Task prompt: Where the line containing "Parameters: a=5, b=2, c=1, d=3" appears, end your copy; everything from the first line of the records below up to and including it must be reproduced exactly.

Data shown:
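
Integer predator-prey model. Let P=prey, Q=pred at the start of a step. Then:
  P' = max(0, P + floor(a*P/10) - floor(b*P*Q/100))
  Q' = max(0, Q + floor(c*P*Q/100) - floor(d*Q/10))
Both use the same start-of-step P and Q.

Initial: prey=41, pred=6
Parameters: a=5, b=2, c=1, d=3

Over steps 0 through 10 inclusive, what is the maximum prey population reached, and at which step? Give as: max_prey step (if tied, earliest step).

Step 1: prey: 41+20-4=57; pred: 6+2-1=7
Step 2: prey: 57+28-7=78; pred: 7+3-2=8
Step 3: prey: 78+39-12=105; pred: 8+6-2=12
Step 4: prey: 105+52-25=132; pred: 12+12-3=21
Step 5: prey: 132+66-55=143; pred: 21+27-6=42
Step 6: prey: 143+71-120=94; pred: 42+60-12=90
Step 7: prey: 94+47-169=0; pred: 90+84-27=147
Step 8: prey: 0+0-0=0; pred: 147+0-44=103
Step 9: prey: 0+0-0=0; pred: 103+0-30=73
Step 10: prey: 0+0-0=0; pred: 73+0-21=52
Max prey = 143 at step 5

Answer: 143 5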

Task output:
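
Integer predator-prey model. Let P=prey, Q=pred at the start of a step. Then:
  P' = max(0, P + floor(a*P/10) - floor(b*P*Q/100))
  Q' = max(0, Q + floor(c*P*Q/100) - floor(d*Q/10))
Both use the same start-of-step P and Q.

Initial: prey=41, pred=6
Parameters: a=5, b=2, c=1, d=3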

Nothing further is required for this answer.